• **Task item**: Write down each entry again, exactly as it reads.

START Exercise data

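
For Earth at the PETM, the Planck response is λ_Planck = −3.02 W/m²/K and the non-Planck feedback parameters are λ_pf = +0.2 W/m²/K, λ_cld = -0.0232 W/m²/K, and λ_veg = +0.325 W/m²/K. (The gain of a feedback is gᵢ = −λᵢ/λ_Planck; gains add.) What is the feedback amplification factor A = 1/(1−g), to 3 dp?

1.199

Convert to gains: g_pf = 0.2/3.02 = 0.06623; g_cld = -0.0232/3.02 = -0.007682; g_veg = 0.325/3.02 = 0.1076.
Total gain g = 0.166148.
A = 1/(1 − 0.166148) = 1.199.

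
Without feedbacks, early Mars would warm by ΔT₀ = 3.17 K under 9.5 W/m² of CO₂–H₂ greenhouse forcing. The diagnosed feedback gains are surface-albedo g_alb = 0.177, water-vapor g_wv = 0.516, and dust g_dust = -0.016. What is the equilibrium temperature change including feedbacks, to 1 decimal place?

9.8 K

Total gain g = 0.177 + 0.516 − 0.016 = 0.677.
Amplification A = 1/(1 − 0.677) = 3.096.
ΔT = 3.17 × 3.096 = 9.8 K.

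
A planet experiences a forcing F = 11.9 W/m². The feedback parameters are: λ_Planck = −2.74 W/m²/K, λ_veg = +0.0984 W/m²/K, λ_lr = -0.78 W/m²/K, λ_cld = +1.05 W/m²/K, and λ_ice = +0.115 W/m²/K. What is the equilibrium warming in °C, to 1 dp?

5.3 °C

Net feedback parameter λ = (−2.74) + (+0.0984) + (-0.78) + (+1.05) + (+0.115) = -2.2566 W/m²/K.
ΔT = −F/λ = −11.9/(-2.2566) = 5.3 °C.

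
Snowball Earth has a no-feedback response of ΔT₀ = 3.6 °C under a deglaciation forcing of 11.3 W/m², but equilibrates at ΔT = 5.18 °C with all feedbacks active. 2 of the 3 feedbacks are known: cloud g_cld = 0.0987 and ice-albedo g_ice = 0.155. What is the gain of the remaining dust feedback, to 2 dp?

0.05

Amplification A = ΔT/ΔT₀ = 5.18/3.6 = 1.439.
Total gain g = 1 − 1/A = 1 − 1/1.439 = 0.3051.
Known gains sum to 0.0987 + 0.155 = 0.2537.
g_dust = 0.3051 − 0.2537 = 0.05.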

END Exercise data

• **Answer box**:
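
For Earth at the PETM, the Planck response is λ_Planck = −3.02 W/m²/K and the non-Planck feedback parameters are λ_pf = +0.2 W/m²/K, λ_cld = -0.0232 W/m²/K, and λ_veg = +0.325 W/m²/K. (The gain of a feedback is gᵢ = −λᵢ/λ_Planck; gains add.) What is the feedback amplification factor A = 1/(1−g), to 3 dp?

1.199

Convert to gains: g_pf = 0.2/3.02 = 0.06623; g_cld = -0.0232/3.02 = -0.007682; g_veg = 0.325/3.02 = 0.1076.
Total gain g = 0.166148.
A = 1/(1 − 0.166148) = 1.199.

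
Without feedbacks, early Mars would warm by ΔT₀ = 3.17 K under 9.5 W/m² of CO₂–H₂ greenhouse forcing. The diagnosed feedback gains are surface-albedo g_alb = 0.177, water-vapor g_wv = 0.516, and dust g_dust = -0.016. What is the equilibrium temperature change including feedbacks, to 1 decimal place?

9.8 K

Total gain g = 0.177 + 0.516 − 0.016 = 0.677.
Amplification A = 1/(1 − 0.677) = 3.096.
ΔT = 3.17 × 3.096 = 9.8 K.

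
A planet experiences a forcing F = 11.9 W/m². The feedback parameters are: λ_Planck = −2.74 W/m²/K, λ_veg = +0.0984 W/m²/K, λ_lr = -0.78 W/m²/K, λ_cld = +1.05 W/m²/K, and λ_ice = +0.115 W/m²/K. What is the equilibrium warming in °C, to 1 dp?

5.3 °C

Net feedback parameter λ = (−2.74) + (+0.0984) + (-0.78) + (+1.05) + (+0.115) = -2.2566 W/m²/K.
ΔT = −F/λ = −11.9/(-2.2566) = 5.3 °C.

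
Snowball Earth has a no-feedback response of ΔT₀ = 3.6 °C under a deglaciation forcing of 11.3 W/m², but equilibrates at ΔT = 5.18 °C with all feedbacks active. 2 of the 3 feedbacks are known: cloud g_cld = 0.0987 and ice-albedo g_ice = 0.155. What is the gain of the remaining dust feedback, to 2 dp?

0.05

Amplification A = ΔT/ΔT₀ = 5.18/3.6 = 1.439.
Total gain g = 1 − 1/A = 1 − 1/1.439 = 0.3051.
Known gains sum to 0.0987 + 0.155 = 0.2537.
g_dust = 0.3051 − 0.2537 = 0.05.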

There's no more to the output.